Stored records:
------------

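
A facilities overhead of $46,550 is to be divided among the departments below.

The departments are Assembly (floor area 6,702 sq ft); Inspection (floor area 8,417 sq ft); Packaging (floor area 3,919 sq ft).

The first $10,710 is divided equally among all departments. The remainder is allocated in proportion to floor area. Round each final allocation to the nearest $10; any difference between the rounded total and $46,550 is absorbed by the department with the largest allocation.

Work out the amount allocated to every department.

$10,710 shared equally gives $3,570 per department.
Remainder $35,840 by floor area (total 19,038): Assembly 12,616.85 → $12,620; Inspection 15,845.43 → $15,850; Packaging 7,377.72 → $7,380.
Rounding difference −$10 on remainder applied to Inspection.
Totals: Assembly $3,570 + $12,620 = $16,190; Inspection $3,570 + $15,840 = $19,410; Packaging $3,570 + $7,380 = $10,950.

Assembly: $16,190 · Inspection: $19,410 · Packaging: $10,950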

------------

## Problem statement
With the line containing "The first $10,710" as the first and the last line of the data as the final one, copy every line between them exactly, those two included.

## Response
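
The first $10,710 is divided equally among all departments. The remainder is allocated in proportion to floor area. Round each final allocation to the nearest $10; any difference between the rounded total and $46,550 is absorbed by the department with the largest allocation.

Work out the amount allocated to every department.

$10,710 shared equally gives $3,570 per department.
Remainder $35,840 by floor area (total 19,038): Assembly 12,616.85 → $12,620; Inspection 15,845.43 → $15,850; Packaging 7,377.72 → $7,380.
Rounding difference −$10 on remainder applied to Inspection.
Totals: Assembly $3,570 + $12,620 = $16,190; Inspection $3,570 + $15,840 = $19,410; Packaging $3,570 + $7,380 = $10,950.

Assembly: $16,190 · Inspection: $19,410 · Packaging: $10,950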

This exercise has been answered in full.